━━ Records to process

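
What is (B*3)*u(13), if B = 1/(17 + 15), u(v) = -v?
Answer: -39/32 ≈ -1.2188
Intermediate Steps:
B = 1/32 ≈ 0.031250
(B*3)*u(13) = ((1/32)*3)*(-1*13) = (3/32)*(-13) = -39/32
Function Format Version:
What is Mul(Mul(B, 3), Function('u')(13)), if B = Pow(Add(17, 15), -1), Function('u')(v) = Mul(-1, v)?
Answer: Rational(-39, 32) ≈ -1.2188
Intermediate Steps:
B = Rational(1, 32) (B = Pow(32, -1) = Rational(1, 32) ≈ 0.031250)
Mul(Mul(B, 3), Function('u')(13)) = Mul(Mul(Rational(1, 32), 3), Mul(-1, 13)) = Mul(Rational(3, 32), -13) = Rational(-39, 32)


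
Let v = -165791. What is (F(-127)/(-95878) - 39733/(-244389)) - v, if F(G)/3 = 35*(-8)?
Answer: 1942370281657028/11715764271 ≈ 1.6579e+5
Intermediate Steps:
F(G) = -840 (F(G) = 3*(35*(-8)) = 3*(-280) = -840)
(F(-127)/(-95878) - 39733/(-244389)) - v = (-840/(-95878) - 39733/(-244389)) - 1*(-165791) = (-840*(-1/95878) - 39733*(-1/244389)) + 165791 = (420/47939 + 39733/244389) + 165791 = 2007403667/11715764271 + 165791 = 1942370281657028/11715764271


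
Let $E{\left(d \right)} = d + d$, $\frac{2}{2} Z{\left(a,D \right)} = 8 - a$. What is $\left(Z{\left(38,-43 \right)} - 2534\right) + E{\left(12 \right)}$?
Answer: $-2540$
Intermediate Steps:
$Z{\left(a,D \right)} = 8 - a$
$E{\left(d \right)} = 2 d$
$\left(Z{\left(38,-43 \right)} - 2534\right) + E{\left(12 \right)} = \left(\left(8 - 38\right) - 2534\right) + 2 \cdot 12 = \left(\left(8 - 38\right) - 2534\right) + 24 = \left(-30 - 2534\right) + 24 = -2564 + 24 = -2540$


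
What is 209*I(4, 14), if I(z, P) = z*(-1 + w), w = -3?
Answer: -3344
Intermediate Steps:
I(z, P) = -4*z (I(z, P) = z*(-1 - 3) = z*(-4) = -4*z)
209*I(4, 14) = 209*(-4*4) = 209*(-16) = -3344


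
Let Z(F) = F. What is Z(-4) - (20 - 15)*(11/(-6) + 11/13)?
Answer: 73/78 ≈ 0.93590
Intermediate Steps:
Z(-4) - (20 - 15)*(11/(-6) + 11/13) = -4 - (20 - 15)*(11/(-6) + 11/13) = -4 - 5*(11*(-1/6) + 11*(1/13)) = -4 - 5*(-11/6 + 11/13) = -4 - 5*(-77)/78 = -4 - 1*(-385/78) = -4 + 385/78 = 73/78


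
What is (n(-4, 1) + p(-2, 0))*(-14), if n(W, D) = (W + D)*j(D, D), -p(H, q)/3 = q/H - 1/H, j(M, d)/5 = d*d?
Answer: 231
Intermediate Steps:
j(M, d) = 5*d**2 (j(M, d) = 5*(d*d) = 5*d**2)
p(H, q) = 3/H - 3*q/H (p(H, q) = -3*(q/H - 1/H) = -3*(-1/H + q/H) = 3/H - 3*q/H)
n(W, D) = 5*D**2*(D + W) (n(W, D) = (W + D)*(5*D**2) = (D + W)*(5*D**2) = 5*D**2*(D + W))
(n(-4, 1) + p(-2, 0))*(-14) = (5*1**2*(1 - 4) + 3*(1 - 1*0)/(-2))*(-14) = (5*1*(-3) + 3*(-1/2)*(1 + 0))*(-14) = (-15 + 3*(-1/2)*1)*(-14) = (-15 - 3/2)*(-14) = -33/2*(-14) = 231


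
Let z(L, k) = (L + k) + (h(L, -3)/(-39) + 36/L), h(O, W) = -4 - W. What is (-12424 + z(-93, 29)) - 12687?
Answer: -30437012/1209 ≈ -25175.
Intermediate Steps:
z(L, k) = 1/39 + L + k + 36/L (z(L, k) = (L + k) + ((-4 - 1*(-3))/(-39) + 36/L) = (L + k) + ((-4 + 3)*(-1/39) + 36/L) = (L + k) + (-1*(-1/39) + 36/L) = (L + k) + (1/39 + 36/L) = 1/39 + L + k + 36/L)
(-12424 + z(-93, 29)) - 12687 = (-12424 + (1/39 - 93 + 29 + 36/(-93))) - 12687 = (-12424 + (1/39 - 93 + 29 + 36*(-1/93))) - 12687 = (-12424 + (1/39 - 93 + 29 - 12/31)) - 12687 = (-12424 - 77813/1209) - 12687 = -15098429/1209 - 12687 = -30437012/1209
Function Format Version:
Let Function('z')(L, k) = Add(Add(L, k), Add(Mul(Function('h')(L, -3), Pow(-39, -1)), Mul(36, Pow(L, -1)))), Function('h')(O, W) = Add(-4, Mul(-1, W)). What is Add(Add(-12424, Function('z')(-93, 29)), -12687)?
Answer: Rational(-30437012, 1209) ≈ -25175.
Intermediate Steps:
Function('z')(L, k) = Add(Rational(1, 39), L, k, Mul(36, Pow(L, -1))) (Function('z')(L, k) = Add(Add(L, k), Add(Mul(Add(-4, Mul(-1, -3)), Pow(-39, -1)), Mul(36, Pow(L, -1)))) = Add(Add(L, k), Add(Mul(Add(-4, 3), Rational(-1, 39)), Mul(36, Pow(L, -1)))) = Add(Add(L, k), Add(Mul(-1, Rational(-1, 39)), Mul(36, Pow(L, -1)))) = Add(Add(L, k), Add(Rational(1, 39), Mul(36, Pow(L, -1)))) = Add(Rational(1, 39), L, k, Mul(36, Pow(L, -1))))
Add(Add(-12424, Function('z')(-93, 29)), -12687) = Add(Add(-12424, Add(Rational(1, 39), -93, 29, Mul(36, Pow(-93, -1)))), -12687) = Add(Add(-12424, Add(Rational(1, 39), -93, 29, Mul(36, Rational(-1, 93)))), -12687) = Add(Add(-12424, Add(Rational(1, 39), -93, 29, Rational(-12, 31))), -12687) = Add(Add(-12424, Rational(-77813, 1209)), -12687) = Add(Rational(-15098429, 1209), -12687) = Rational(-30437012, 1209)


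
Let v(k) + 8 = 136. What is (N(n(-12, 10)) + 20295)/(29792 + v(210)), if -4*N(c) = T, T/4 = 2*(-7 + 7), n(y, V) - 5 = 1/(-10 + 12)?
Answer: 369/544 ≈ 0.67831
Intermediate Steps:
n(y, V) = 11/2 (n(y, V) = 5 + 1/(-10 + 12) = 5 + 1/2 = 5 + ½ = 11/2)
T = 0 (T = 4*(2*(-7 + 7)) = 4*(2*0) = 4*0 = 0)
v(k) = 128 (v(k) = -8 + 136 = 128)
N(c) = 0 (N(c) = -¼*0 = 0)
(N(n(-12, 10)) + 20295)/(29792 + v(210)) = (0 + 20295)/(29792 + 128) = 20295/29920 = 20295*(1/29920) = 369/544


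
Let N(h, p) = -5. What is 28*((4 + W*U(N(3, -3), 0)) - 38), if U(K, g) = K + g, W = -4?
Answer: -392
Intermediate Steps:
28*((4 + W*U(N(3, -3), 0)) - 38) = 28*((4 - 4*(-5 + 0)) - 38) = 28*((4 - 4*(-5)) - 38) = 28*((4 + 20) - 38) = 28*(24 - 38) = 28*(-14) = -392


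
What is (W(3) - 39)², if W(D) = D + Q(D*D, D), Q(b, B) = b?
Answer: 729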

━━━━
━━ Records to process

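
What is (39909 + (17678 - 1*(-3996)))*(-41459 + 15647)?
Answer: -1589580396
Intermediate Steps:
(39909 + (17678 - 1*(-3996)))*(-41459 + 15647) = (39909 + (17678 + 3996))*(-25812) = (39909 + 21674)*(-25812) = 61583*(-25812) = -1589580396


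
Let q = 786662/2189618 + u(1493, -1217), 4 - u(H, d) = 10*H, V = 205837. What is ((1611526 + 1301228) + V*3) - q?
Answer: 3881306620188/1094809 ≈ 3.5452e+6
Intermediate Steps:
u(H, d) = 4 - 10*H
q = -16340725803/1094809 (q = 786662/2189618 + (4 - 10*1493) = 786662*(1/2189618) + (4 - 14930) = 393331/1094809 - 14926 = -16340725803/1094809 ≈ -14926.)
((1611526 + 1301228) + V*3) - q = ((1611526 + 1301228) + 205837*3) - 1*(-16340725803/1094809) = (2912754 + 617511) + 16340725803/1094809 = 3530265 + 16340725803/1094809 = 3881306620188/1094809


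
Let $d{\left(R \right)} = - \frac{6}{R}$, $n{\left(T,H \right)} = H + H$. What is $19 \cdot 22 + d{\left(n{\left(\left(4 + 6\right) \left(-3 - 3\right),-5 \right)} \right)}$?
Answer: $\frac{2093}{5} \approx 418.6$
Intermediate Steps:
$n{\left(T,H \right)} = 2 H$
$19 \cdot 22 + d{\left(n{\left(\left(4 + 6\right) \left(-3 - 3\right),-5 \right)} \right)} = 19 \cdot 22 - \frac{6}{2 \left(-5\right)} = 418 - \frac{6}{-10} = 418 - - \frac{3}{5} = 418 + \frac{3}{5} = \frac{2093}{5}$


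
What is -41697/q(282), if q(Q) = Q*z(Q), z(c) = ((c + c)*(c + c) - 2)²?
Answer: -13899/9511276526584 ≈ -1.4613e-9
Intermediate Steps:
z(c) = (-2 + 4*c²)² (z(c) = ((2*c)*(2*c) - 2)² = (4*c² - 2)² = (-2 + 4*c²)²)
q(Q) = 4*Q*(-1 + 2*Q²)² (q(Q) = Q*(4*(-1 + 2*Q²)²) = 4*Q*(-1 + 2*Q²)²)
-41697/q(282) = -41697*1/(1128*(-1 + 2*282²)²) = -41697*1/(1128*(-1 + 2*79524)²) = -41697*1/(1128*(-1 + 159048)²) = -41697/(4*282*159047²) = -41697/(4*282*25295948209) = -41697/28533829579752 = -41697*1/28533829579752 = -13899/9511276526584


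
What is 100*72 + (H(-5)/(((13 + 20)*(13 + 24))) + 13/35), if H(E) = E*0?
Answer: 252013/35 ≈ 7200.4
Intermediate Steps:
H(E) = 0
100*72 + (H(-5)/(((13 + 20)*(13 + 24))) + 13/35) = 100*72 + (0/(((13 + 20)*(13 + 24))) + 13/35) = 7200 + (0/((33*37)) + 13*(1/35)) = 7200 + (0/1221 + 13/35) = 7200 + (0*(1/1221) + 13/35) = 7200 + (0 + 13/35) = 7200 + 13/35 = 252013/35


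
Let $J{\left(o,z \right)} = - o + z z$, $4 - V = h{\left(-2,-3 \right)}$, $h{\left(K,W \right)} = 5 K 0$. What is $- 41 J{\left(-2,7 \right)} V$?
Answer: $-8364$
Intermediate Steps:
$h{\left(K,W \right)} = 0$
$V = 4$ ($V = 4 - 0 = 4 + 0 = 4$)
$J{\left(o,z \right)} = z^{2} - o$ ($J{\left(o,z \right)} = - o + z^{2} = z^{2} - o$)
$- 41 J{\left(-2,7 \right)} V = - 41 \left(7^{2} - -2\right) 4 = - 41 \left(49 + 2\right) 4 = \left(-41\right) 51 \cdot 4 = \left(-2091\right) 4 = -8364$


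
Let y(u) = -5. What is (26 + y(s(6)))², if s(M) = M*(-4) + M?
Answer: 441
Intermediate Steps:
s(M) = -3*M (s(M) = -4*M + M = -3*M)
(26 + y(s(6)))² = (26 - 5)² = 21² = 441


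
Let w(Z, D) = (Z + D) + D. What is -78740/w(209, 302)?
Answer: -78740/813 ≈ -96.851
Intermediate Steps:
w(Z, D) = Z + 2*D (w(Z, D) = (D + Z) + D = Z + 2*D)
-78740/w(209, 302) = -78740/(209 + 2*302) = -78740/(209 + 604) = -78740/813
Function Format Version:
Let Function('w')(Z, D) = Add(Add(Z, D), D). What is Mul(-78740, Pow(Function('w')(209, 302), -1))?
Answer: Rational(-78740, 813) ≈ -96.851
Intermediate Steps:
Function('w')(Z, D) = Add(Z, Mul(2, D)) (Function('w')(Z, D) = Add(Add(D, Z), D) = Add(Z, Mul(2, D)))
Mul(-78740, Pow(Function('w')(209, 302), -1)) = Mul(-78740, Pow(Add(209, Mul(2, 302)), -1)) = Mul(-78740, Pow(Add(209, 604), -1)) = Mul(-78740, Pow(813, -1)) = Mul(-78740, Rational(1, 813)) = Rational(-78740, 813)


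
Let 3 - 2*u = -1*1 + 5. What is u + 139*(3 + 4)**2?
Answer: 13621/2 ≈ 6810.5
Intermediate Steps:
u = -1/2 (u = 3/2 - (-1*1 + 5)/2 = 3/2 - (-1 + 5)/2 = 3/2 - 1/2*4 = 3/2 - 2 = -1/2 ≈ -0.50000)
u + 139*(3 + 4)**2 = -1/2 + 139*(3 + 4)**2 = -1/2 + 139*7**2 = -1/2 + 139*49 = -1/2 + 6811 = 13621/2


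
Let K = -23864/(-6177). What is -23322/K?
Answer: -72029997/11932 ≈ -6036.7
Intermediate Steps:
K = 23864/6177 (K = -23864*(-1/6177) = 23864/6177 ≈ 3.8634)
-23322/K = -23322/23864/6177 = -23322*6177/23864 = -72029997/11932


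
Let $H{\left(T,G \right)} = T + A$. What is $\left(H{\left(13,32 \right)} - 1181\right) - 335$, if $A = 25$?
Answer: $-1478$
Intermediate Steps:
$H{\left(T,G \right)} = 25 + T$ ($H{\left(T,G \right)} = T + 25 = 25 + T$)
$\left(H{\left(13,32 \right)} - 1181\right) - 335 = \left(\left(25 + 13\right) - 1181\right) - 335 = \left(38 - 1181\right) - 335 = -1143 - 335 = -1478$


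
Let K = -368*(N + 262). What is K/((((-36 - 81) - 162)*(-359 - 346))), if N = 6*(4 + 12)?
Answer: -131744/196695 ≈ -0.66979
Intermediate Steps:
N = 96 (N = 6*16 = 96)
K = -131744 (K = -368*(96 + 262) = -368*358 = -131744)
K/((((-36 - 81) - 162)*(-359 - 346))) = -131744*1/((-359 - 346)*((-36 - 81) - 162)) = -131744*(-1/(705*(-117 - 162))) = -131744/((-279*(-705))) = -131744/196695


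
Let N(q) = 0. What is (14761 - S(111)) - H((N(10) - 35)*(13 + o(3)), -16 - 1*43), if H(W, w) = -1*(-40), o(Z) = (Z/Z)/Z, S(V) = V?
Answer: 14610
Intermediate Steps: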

━━━━
━━ Records to process

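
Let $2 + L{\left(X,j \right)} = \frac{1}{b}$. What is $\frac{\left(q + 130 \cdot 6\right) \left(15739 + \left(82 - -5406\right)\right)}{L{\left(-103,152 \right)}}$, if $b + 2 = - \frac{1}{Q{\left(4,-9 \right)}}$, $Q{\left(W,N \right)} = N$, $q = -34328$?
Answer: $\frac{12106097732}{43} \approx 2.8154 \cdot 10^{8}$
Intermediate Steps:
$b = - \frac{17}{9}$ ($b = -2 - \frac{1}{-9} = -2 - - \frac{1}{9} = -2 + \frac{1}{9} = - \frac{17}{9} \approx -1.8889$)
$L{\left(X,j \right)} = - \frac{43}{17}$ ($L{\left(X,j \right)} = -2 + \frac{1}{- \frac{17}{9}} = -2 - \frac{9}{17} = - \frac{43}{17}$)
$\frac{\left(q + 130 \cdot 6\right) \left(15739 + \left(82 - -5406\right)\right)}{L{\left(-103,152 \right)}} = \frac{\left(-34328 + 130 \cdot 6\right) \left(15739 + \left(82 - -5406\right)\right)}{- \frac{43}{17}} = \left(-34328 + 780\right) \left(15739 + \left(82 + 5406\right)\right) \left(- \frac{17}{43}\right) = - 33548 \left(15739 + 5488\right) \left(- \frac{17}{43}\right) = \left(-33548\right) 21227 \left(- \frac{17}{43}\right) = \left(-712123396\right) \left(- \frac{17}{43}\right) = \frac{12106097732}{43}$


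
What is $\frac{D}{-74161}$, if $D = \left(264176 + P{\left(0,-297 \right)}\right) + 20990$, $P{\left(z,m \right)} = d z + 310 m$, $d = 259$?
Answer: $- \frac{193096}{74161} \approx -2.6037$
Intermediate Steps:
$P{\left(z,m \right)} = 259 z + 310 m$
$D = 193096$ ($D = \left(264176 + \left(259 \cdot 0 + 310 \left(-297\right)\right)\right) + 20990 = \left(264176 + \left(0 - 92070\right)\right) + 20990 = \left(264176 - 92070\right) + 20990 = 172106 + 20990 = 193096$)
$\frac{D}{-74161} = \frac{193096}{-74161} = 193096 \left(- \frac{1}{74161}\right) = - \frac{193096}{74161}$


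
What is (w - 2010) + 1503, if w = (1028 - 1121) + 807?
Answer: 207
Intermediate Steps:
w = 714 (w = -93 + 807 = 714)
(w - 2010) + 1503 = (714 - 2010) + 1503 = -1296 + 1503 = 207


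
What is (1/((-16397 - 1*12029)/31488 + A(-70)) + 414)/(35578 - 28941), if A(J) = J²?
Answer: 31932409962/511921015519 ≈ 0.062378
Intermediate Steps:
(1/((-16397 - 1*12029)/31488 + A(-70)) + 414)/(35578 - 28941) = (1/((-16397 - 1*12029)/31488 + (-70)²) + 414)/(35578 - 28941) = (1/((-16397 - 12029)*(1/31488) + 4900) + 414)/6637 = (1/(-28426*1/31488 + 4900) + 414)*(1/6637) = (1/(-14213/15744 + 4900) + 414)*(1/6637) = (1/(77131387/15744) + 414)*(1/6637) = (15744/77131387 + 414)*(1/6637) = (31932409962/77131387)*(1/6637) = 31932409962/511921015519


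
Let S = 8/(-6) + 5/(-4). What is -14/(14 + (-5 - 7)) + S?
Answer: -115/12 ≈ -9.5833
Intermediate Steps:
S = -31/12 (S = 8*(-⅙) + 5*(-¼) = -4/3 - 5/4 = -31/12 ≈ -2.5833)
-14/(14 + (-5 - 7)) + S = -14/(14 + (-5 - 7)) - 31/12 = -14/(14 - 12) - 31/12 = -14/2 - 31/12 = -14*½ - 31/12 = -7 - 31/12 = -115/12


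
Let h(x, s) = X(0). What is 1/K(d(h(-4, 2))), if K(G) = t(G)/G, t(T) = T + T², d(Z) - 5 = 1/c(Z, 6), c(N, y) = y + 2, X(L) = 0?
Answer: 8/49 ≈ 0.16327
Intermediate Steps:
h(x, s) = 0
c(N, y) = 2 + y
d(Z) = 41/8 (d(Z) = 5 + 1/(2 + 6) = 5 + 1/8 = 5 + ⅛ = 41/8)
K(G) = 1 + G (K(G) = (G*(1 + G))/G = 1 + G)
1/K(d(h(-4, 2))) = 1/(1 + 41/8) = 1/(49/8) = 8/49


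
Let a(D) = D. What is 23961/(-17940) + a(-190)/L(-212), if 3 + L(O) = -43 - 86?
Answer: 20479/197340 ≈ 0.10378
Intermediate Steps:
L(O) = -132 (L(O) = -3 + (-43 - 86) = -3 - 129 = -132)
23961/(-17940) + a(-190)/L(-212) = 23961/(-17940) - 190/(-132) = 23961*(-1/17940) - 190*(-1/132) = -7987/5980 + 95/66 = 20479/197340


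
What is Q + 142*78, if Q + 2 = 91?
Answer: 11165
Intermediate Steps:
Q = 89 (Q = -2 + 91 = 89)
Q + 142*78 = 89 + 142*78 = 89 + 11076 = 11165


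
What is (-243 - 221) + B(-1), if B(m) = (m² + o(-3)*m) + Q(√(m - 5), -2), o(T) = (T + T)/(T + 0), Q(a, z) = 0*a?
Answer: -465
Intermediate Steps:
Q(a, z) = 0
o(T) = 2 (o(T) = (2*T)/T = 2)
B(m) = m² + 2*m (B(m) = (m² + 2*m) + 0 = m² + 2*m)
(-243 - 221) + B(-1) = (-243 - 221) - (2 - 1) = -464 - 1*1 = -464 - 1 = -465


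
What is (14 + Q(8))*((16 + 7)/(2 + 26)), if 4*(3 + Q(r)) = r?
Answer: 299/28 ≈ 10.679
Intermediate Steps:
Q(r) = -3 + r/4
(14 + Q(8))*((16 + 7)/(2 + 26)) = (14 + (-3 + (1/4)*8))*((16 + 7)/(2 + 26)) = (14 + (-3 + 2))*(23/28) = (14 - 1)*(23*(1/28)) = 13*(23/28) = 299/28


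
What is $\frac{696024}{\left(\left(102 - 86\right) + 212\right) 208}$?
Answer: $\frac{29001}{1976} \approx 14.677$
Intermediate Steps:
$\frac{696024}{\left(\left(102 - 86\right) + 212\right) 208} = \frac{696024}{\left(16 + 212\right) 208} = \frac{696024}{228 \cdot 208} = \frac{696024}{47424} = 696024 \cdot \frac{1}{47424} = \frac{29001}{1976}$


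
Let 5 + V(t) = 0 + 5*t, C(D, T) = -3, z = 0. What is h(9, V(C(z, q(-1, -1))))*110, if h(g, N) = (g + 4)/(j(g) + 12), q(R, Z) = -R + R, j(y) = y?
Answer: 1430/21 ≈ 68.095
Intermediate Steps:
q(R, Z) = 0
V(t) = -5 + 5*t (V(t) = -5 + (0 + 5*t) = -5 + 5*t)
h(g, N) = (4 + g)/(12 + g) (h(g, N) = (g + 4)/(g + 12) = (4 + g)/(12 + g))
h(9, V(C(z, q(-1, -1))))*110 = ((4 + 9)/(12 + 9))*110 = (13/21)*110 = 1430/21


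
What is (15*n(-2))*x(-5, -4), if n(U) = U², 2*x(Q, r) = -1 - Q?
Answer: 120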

━━━━

→ Your objective: Using the entries above, extract exactly the span from the line with "What is (39909" to the line with "What is -41697/q(282), if", both lines included; leave out everything else.

→ Result below:
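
What is (39909 + (17678 - 1*(-3996)))*(-41459 + 15647)?
Answer: -1589580396
Intermediate Steps:
(39909 + (17678 - 1*(-3996)))*(-41459 + 15647) = (39909 + (17678 + 3996))*(-25812) = (39909 + 21674)*(-25812) = 61583*(-25812) = -1589580396


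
Let q = 786662/2189618 + u(1493, -1217), 4 - u(H, d) = 10*H, V = 205837. What is ((1611526 + 1301228) + V*3) - q?
Answer: 3881306620188/1094809 ≈ 3.5452e+6
Intermediate Steps:
u(H, d) = 4 - 10*H
q = -16340725803/1094809 (q = 786662/2189618 + (4 - 10*1493) = 786662*(1/2189618) + (4 - 14930) = 393331/1094809 - 14926 = -16340725803/1094809 ≈ -14926.)
((1611526 + 1301228) + V*3) - q = ((1611526 + 1301228) + 205837*3) - 1*(-16340725803/1094809) = (2912754 + 617511) + 16340725803/1094809 = 3530265 + 16340725803/1094809 = 3881306620188/1094809


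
Let $d{\left(R \right)} = - \frac{6}{R}$, $n{\left(T,H \right)} = H + H$. What is $19 \cdot 22 + d{\left(n{\left(\left(4 + 6\right) \left(-3 - 3\right),-5 \right)} \right)}$?
Answer: $\frac{2093}{5} \approx 418.6$
Intermediate Steps:
$n{\left(T,H \right)} = 2 H$
$19 \cdot 22 + d{\left(n{\left(\left(4 + 6\right) \left(-3 - 3\right),-5 \right)} \right)} = 19 \cdot 22 - \frac{6}{2 \left(-5\right)} = 418 - \frac{6}{-10} = 418 - - \frac{3}{5} = 418 + \frac{3}{5} = \frac{2093}{5}$


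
What is -41697/q(282), if q(Q) = Q*z(Q), z(c) = ((c + c)*(c + c) - 2)²?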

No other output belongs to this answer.